*** Opening Task data ***
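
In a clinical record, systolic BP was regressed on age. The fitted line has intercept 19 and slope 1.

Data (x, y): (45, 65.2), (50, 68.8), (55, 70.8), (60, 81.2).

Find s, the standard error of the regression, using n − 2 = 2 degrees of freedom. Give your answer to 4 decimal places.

s = 2.8775

x=45: ŷ = 19 + 45 = 64; e = 65.2 − 64 = 1.2
x=50: ŷ = 19 + 50 = 69; e = 68.8 − 69 = -0.2
x=55: ŷ = 19 + 55 = 74; e = 70.8 − 74 = -3.2
x=60: ŷ = 19 + 60 = 79; e = 81.2 − 79 = 2.2
SSE = 1.44 + 0.04 + 10.24 + 4.84 = 16.56
s = √(16.56/2) = √8.28 ≈ 2.8775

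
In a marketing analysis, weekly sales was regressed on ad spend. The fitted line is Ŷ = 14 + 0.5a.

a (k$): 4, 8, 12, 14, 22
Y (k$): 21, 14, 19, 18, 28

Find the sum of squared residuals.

SSE = 60

a=4: Ŷ = 14 + 0.5·4 = 16; e = 21 − 16 = 5
a=8: Ŷ = 14 + 0.5·8 = 18; e = 14 − 18 = -4
a=12: Ŷ = 14 + 0.5·12 = 20; e = 19 − 20 = -1
a=14: Ŷ = 14 + 0.5·14 = 21; e = 18 − 21 = -3
a=22: Ŷ = 14 + 0.5·22 = 25; e = 28 − 25 = 3
SSE = 25 + 16 + 1 + 9 + 9 = 60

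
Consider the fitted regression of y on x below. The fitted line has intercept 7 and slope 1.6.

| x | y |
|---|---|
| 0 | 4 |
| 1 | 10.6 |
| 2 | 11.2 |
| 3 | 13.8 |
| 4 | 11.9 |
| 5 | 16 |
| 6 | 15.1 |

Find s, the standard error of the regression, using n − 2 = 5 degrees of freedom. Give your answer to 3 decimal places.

x=0: ŷ = 7 + 1.6·0 = 7; r = 4 − 7 = -3
x=1: ŷ = 7 + 1.6·1 = 8.6; r = 10.6 − 8.6 = 2
x=2: ŷ = 7 + 1.6·2 = 10.2; r = 11.2 − 10.2 = 1
x=3: ŷ = 7 + 1.6·3 = 11.8; r = 13.8 − 11.8 = 2
x=4: ŷ = 7 + 1.6·4 = 13.4; r = 11.9 − 13.4 = -1.5
x=5: ŷ = 7 + 1.6·5 = 15; r = 16 − 15 = 1
x=6: ŷ = 7 + 1.6·6 = 16.6; r = 15.1 − 16.6 = -1.5
SSE = 9 + 4 + 1 + 4 + 2.25 + 1 + 2.25 = 23.5
s = √(23.5/5) = √4.7 ≈ 2.168

s = 2.168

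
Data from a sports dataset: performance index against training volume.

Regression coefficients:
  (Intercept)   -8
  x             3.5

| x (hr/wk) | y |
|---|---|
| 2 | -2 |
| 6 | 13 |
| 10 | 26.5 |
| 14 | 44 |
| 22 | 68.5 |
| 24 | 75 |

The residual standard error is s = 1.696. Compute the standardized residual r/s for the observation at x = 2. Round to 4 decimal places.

ŷ = -8 + 3.5·2 = -1
r = -2 − (-1) = -1
r/s = -1 / 1.696 = -0.5896

-0.5896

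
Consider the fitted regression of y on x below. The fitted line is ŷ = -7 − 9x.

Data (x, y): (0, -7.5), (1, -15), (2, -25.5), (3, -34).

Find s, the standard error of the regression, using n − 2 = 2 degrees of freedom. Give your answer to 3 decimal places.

s = 0.866

x=0: ŷ = -7 − 9·0 = -7; r = -7.5 − (-7) = -0.5
x=1: ŷ = -7 − 9·1 = -16; r = -15 − (-16) = 1
x=2: ŷ = -7 − 9·2 = -25; r = -25.5 − (-25) = -0.5
x=3: ŷ = -7 − 9·3 = -34; r = -34 − (-34) = 0
SSE = 0.25 + 1 + 0.25 + 0 = 1.5
s = √(1.5/2) = √0.75 ≈ 0.866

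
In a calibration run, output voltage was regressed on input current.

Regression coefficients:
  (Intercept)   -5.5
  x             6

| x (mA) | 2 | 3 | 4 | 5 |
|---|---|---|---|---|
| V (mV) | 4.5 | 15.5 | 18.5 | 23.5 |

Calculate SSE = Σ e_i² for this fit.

x=2: V̂ = -5.5 + 6·2 = 6.5; e = 4.5 − 6.5 = -2
x=3: V̂ = -5.5 + 6·3 = 12.5; e = 15.5 − 12.5 = 3
x=4: V̂ = -5.5 + 6·4 = 18.5; e = 18.5 − 18.5 = 0
x=5: V̂ = -5.5 + 6·5 = 24.5; e = 23.5 − 24.5 = -1
SSE = 4 + 9 + 0 + 1 = 14

SSE = 14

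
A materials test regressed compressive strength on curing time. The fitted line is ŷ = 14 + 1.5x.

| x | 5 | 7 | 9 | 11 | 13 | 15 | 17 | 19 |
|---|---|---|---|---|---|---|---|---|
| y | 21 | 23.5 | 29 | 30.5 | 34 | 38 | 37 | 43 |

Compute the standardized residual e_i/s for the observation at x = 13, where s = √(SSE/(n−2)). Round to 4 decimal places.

0.3464

x=5: ŷ = 14 + 1.5·5 = 21.5; e = 21 − 21.5 = -0.5
x=7: ŷ = 14 + 1.5·7 = 24.5; e = 23.5 − 24.5 = -1
x=9: ŷ = 14 + 1.5·9 = 27.5; e = 29 − 27.5 = 1.5
x=11: ŷ = 14 + 1.5·11 = 30.5; e = 30.5 − 30.5 = 0
x=13: ŷ = 14 + 1.5·13 = 33.5; e = 34 − 33.5 = 0.5
x=15: ŷ = 14 + 1.5·15 = 36.5; e = 38 − 36.5 = 1.5
x=17: ŷ = 14 + 1.5·17 = 39.5; e = 37 − 39.5 = -2.5
x=19: ŷ = 14 + 1.5·19 = 42.5; e = 43 − 42.5 = 0.5
SSE = 0.25 + 1 + 2.25 + 0 + 0.25 + 2.25 + 6.25 + 0.25 = 12.5
s = √(12.5/6) = 1.44338
e/s = 0.5 / 1.44338 = 0.3464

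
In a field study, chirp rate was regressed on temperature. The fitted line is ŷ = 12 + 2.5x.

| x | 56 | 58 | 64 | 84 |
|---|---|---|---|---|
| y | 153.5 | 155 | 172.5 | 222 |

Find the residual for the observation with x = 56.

r = 1.5

ŷ = 12 + 2.5·56 = 152
r = 153.5 − 152 = 1.5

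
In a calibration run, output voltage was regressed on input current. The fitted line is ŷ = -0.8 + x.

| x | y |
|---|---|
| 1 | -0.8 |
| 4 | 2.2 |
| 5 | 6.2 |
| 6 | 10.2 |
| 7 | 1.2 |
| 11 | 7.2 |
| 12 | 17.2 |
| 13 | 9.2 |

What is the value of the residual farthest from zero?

r = 6

x=1: ŷ = -0.8 + 1 = 0.2; r = -0.8 − 0.2 = -1
x=4: ŷ = -0.8 + 4 = 3.2; r = 2.2 − 3.2 = -1
x=5: ŷ = -0.8 + 5 = 4.2; r = 6.2 − 4.2 = 2
x=6: ŷ = -0.8 + 6 = 5.2; r = 10.2 − 5.2 = 5
x=7: ŷ = -0.8 + 7 = 6.2; r = 1.2 − 6.2 = -5
x=11: ŷ = -0.8 + 11 = 10.2; r = 7.2 − 10.2 = -3
x=12: ŷ = -0.8 + 12 = 11.2; r = 17.2 − 11.2 = 6
x=13: ŷ = -0.8 + 13 = 12.2; r = 9.2 − 12.2 = -3
Largest |r| is 6 at x = 12, residual 6.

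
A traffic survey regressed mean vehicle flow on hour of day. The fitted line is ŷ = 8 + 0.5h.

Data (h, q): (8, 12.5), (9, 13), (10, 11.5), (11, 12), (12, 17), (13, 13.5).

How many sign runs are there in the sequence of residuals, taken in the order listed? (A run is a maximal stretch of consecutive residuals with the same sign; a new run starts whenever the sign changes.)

4 runs

h=8: ŷ = 8 + 0.5·8 = 12; r = 12.5 − 12 = 0.5
h=9: ŷ = 8 + 0.5·9 = 12.5; r = 13 − 12.5 = 0.5
h=10: ŷ = 8 + 0.5·10 = 13; r = 11.5 − 13 = -1.5
h=11: ŷ = 8 + 0.5·11 = 13.5; r = 12 − 13.5 = -1.5
h=12: ŷ = 8 + 0.5·12 = 14; r = 17 − 14 = 3
h=13: ŷ = 8 + 0.5·13 = 14.5; r = 13.5 − 14.5 = -1
Signs: + + − − + −
Runs: +×2, −×2, +×1, −×1 → 4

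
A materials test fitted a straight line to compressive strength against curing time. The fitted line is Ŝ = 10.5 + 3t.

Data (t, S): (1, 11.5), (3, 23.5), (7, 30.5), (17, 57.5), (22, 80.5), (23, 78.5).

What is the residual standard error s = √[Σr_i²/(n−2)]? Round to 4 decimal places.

t=1: Ŝ = 10.5 + 3·1 = 13.5; r = 11.5 − 13.5 = -2
t=3: Ŝ = 10.5 + 3·3 = 19.5; r = 23.5 − 19.5 = 4
t=7: Ŝ = 10.5 + 3·7 = 31.5; r = 30.5 − 31.5 = -1
t=17: Ŝ = 10.5 + 3·17 = 61.5; r = 57.5 − 61.5 = -4
t=22: Ŝ = 10.5 + 3·22 = 76.5; r = 80.5 − 76.5 = 4
t=23: Ŝ = 10.5 + 3·23 = 79.5; r = 78.5 − 79.5 = -1
SSE = 4 + 16 + 1 + 16 + 16 + 1 = 54
s = √(54/4) = √13.5 ≈ 3.6742

s = 3.6742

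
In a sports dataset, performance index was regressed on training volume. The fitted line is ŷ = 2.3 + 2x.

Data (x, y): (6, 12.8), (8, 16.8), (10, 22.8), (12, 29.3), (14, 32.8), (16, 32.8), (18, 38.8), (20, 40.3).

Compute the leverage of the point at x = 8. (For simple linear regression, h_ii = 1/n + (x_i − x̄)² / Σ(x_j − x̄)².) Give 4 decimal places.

h = 0.2738

x̄ = (6 + 8 + 10 + 12 + 14 + 16 + 18 + 20)/8 = 13
Σ(x − x̄)² = 49 + 25 + 9 + 1 + 1 + 9 + 25 + 49 = 168
h = 1/8 + (-5)²/168 = 0.125 + 0.14881 = 0.2738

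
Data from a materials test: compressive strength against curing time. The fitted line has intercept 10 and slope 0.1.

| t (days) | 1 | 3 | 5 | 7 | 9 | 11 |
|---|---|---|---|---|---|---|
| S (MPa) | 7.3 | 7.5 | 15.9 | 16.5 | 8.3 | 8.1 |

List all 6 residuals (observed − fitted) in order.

t=1: ŷ = 10 + 0.1·1 = 10.1; r = 7.3 − 10.1 = -2.8
t=3: ŷ = 10 + 0.1·3 = 10.3; r = 7.5 − 10.3 = -2.8
t=5: ŷ = 10 + 0.1·5 = 10.5; r = 15.9 − 10.5 = 5.4
t=7: ŷ = 10 + 0.1·7 = 10.7; r = 16.5 − 10.7 = 5.8
t=9: ŷ = 10 + 0.1·9 = 10.9; r = 8.3 − 10.9 = -2.6
t=11: ŷ = 10 + 0.1·11 = 11.1; r = 8.1 − 11.1 = -3

-2.8, -2.8, 5.4, 5.8, -2.6, -3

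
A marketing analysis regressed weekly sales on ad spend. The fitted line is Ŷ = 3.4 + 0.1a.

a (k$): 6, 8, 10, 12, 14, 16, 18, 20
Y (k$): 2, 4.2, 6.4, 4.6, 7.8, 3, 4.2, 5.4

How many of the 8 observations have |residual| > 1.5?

4

a=6: Ŷ = 3.4 + 0.1·6 = 4; e = 2 − 4 = -2
a=8: Ŷ = 3.4 + 0.1·8 = 4.2; e = 4.2 − 4.2 = 0
a=10: Ŷ = 3.4 + 0.1·10 = 4.4; e = 6.4 − 4.4 = 2
a=12: Ŷ = 3.4 + 0.1·12 = 4.6; e = 4.6 − 4.6 = 0
a=14: Ŷ = 3.4 + 0.1·14 = 4.8; e = 7.8 − 4.8 = 3
a=16: Ŷ = 3.4 + 0.1·16 = 5; e = 3 − 5 = -2
a=18: Ŷ = 3.4 + 0.1·18 = 5.2; e = 4.2 − 5.2 = -1
a=20: Ŷ = 3.4 + 0.1·20 = 5.4; e = 5.4 − 5.4 = 0
|e| > 1.5: a=6 (|e|=2), a=10 (|e|=2), a=14 (|e|=3), a=16 (|e|=2) → 4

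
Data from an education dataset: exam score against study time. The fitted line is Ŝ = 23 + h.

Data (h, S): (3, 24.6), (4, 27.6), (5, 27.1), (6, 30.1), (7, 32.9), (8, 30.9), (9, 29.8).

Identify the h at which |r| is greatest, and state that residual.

h=3: Ŝ = 23 + 3 = 26; r = 24.6 − 26 = -1.4
h=4: Ŝ = 23 + 4 = 27; r = 27.6 − 27 = 0.6
h=5: Ŝ = 23 + 5 = 28; r = 27.1 − 28 = -0.9
h=6: Ŝ = 23 + 6 = 29; r = 30.1 − 29 = 1.1
h=7: Ŝ = 23 + 7 = 30; r = 32.9 − 30 = 2.9
h=8: Ŝ = 23 + 8 = 31; r = 30.9 − 31 = -0.1
h=9: Ŝ = 23 + 9 = 32; r = 29.8 − 32 = -2.2
Largest |r| is 2.9 at h = 7, residual 2.9.

h = 7, r = 2.9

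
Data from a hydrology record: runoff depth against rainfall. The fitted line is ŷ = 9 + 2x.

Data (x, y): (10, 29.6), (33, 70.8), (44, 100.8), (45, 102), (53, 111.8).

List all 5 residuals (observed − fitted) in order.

x=10: ŷ = 9 + 2·10 = 29; r = 29.6 − 29 = 0.6
x=33: ŷ = 9 + 2·33 = 75; r = 70.8 − 75 = -4.2
x=44: ŷ = 9 + 2·44 = 97; r = 100.8 − 97 = 3.8
x=45: ŷ = 9 + 2·45 = 99; r = 102 − 99 = 3
x=53: ŷ = 9 + 2·53 = 115; r = 111.8 − 115 = -3.2

0.6, -4.2, 3.8, 3, -3.2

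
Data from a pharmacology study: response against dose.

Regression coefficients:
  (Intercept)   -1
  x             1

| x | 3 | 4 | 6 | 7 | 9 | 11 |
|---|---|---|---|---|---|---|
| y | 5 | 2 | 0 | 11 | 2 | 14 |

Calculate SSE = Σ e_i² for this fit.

x=3: ŷ = -1 + 3 = 2; e = 5 − 2 = 3
x=4: ŷ = -1 + 4 = 3; e = 2 − 3 = -1
x=6: ŷ = -1 + 6 = 5; e = 0 − 5 = -5
x=7: ŷ = -1 + 7 = 6; e = 11 − 6 = 5
x=9: ŷ = -1 + 9 = 8; e = 2 − 8 = -6
x=11: ŷ = -1 + 11 = 10; e = 14 − 10 = 4
SSE = 9 + 1 + 25 + 25 + 36 + 16 = 112

SSE = 112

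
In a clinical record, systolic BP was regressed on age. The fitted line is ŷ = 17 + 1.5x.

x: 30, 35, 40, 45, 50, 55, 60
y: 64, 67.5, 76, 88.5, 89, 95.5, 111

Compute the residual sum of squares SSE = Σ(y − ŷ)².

SSE = 66

x=30: ŷ = 17 + 1.5·30 = 62; r = 64 − 62 = 2
x=35: ŷ = 17 + 1.5·35 = 69.5; r = 67.5 − 69.5 = -2
x=40: ŷ = 17 + 1.5·40 = 77; r = 76 − 77 = -1
x=45: ŷ = 17 + 1.5·45 = 84.5; r = 88.5 − 84.5 = 4
x=50: ŷ = 17 + 1.5·50 = 92; r = 89 − 92 = -3
x=55: ŷ = 17 + 1.5·55 = 99.5; r = 95.5 − 99.5 = -4
x=60: ŷ = 17 + 1.5·60 = 107; r = 111 − 107 = 4
SSE = 4 + 4 + 1 + 16 + 9 + 16 + 16 = 66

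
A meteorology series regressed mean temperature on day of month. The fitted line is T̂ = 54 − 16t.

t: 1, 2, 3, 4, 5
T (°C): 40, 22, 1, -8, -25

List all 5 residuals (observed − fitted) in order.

2, 0, -5, 2, 1

t=1: T̂ = 54 − 16·1 = 38; r = 40 − 38 = 2
t=2: T̂ = 54 − 16·2 = 22; r = 22 − 22 = 0
t=3: T̂ = 54 − 16·3 = 6; r = 1 − 6 = -5
t=4: T̂ = 54 − 16·4 = -10; r = -8 − (-10) = 2
t=5: T̂ = 54 − 16·5 = -26; r = -25 − (-26) = 1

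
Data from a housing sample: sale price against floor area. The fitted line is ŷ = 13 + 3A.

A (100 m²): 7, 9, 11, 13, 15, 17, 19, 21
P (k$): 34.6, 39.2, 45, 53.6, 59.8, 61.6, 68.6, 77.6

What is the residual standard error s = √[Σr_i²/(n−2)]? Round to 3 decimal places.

s = 1.736

A=7: ŷ = 13 + 3·7 = 34; r = 34.6 − 34 = 0.6
A=9: ŷ = 13 + 3·9 = 40; r = 39.2 − 40 = -0.8
A=11: ŷ = 13 + 3·11 = 46; r = 45 − 46 = -1
A=13: ŷ = 13 + 3·13 = 52; r = 53.6 − 52 = 1.6
A=15: ŷ = 13 + 3·15 = 58; r = 59.8 − 58 = 1.8
A=17: ŷ = 13 + 3·17 = 64; r = 61.6 − 64 = -2.4
A=19: ŷ = 13 + 3·19 = 70; r = 68.6 − 70 = -1.4
A=21: ŷ = 13 + 3·21 = 76; r = 77.6 − 76 = 1.6
SSE = 0.36 + 0.64 + 1 + 2.56 + 3.24 + 5.76 + 1.96 + 2.56 = 18.08
s = √(18.08/6) = √3.01333 ≈ 1.736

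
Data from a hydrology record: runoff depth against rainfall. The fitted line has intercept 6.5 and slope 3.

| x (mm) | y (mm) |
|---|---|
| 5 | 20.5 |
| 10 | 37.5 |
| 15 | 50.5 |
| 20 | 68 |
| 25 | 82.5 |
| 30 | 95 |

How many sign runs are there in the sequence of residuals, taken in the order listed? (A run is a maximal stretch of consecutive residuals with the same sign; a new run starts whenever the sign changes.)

x=5: ŷ = 6.5 + 3·5 = 21.5; e = 20.5 − 21.5 = -1
x=10: ŷ = 6.5 + 3·10 = 36.5; e = 37.5 − 36.5 = 1
x=15: ŷ = 6.5 + 3·15 = 51.5; e = 50.5 − 51.5 = -1
x=20: ŷ = 6.5 + 3·20 = 66.5; e = 68 − 66.5 = 1.5
x=25: ŷ = 6.5 + 3·25 = 81.5; e = 82.5 − 81.5 = 1
x=30: ŷ = 6.5 + 3·30 = 96.5; e = 95 − 96.5 = -1.5
Signs: − + − + + −
Runs: −×1, +×1, −×1, +×2, −×1 → 5

5 runs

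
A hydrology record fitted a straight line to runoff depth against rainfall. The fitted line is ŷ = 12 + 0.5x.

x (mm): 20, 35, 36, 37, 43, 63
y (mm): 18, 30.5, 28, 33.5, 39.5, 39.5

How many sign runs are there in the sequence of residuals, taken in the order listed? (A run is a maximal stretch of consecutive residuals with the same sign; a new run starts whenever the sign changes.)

x=20: ŷ = 12 + 0.5·20 = 22; r = 18 − 22 = -4
x=35: ŷ = 12 + 0.5·35 = 29.5; r = 30.5 − 29.5 = 1
x=36: ŷ = 12 + 0.5·36 = 30; r = 28 − 30 = -2
x=37: ŷ = 12 + 0.5·37 = 30.5; r = 33.5 − 30.5 = 3
x=43: ŷ = 12 + 0.5·43 = 33.5; r = 39.5 − 33.5 = 6
x=63: ŷ = 12 + 0.5·63 = 43.5; r = 39.5 − 43.5 = -4
Signs: − + − + + −
Runs: −×1, +×1, −×1, +×2, −×1 → 5

5 runs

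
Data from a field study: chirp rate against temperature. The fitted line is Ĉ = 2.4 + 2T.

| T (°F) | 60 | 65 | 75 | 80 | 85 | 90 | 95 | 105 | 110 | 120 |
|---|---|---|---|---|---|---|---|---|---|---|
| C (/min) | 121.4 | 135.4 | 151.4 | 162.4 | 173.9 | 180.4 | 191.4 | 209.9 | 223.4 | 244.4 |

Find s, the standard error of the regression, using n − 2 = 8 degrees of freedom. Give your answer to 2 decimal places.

T=60: Ĉ = 2.4 + 2·60 = 122.4; e = 121.4 − 122.4 = -1
T=65: Ĉ = 2.4 + 2·65 = 132.4; e = 135.4 − 132.4 = 3
T=75: Ĉ = 2.4 + 2·75 = 152.4; e = 151.4 − 152.4 = -1
T=80: Ĉ = 2.4 + 2·80 = 162.4; e = 162.4 − 162.4 = 0
T=85: Ĉ = 2.4 + 2·85 = 172.4; e = 173.9 − 172.4 = 1.5
T=90: Ĉ = 2.4 + 2·90 = 182.4; e = 180.4 − 182.4 = -2
T=95: Ĉ = 2.4 + 2·95 = 192.4; e = 191.4 − 192.4 = -1
T=105: Ĉ = 2.4 + 2·105 = 212.4; e = 209.9 − 212.4 = -2.5
T=110: Ĉ = 2.4 + 2·110 = 222.4; e = 223.4 − 222.4 = 1
T=120: Ĉ = 2.4 + 2·120 = 242.4; e = 244.4 − 242.4 = 2
SSE = 1 + 9 + 1 + 0 + 2.25 + 4 + 1 + 6.25 + 1 + 4 = 29.5
s = √(29.5/8) = √3.6875 ≈ 1.92

s = 1.92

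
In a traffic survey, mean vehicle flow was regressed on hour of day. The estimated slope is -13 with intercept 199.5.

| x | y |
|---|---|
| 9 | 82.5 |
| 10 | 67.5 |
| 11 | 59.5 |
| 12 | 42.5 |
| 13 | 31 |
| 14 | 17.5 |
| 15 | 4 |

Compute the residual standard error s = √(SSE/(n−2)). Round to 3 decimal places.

x=9: ŷ = 199.5 − 13·9 = 82.5; e = 82.5 − 82.5 = 0
x=10: ŷ = 199.5 − 13·10 = 69.5; e = 67.5 − 69.5 = -2
x=11: ŷ = 199.5 − 13·11 = 56.5; e = 59.5 − 56.5 = 3
x=12: ŷ = 199.5 − 13·12 = 43.5; e = 42.5 − 43.5 = -1
x=13: ŷ = 199.5 − 13·13 = 30.5; e = 31 − 30.5 = 0.5
x=14: ŷ = 199.5 − 13·14 = 17.5; e = 17.5 − 17.5 = 0
x=15: ŷ = 199.5 − 13·15 = 4.5; e = 4 − 4.5 = -0.5
SSE = 0 + 4 + 9 + 1 + 0.25 + 0 + 0.25 = 14.5
s = √(14.5/5) = √2.9 ≈ 1.703

s = 1.703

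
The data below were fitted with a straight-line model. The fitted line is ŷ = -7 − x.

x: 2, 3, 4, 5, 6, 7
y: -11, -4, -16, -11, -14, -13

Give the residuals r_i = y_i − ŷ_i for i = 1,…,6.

-2, 6, -5, 1, -1, 1

x=2: ŷ = -7 − 2 = -9; r = -11 − (-9) = -2
x=3: ŷ = -7 − 3 = -10; r = -4 − (-10) = 6
x=4: ŷ = -7 − 4 = -11; r = -16 − (-11) = -5
x=5: ŷ = -7 − 5 = -12; r = -11 − (-12) = 1
x=6: ŷ = -7 − 6 = -13; r = -14 − (-13) = -1
x=7: ŷ = -7 − 7 = -14; r = -13 − (-14) = 1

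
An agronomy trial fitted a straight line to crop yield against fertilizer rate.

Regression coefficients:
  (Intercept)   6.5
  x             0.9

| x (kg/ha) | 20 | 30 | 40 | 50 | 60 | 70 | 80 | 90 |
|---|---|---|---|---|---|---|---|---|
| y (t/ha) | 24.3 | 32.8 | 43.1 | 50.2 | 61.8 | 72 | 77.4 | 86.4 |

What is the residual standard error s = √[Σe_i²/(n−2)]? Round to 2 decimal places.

s = 1.47

x=20: ŷ = 6.5 + 0.9·20 = 24.5; e = 24.3 − 24.5 = -0.2
x=30: ŷ = 6.5 + 0.9·30 = 33.5; e = 32.8 − 33.5 = -0.7
x=40: ŷ = 6.5 + 0.9·40 = 42.5; e = 43.1 − 42.5 = 0.6
x=50: ŷ = 6.5 + 0.9·50 = 51.5; e = 50.2 − 51.5 = -1.3
x=60: ŷ = 6.5 + 0.9·60 = 60.5; e = 61.8 − 60.5 = 1.3
x=70: ŷ = 6.5 + 0.9·70 = 69.5; e = 72 − 69.5 = 2.5
x=80: ŷ = 6.5 + 0.9·80 = 78.5; e = 77.4 − 78.5 = -1.1
x=90: ŷ = 6.5 + 0.9·90 = 87.5; e = 86.4 − 87.5 = -1.1
SSE = 0.04 + 0.49 + 0.36 + 1.69 + 1.69 + 6.25 + 1.21 + 1.21 = 12.94
s = √(12.94/6) = √2.15667 ≈ 1.47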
*** Closing Task data ***
The response must give every line from the material above that holds the string "hour".

* Output *
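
A traffic survey regressed mean vehicle flow on hour of day. The fitted line is ŷ = 8 + 0.5h.
In a traffic survey, mean vehicle flow was regressed on hour of day. The estimated slope is -13 with intercept 199.5.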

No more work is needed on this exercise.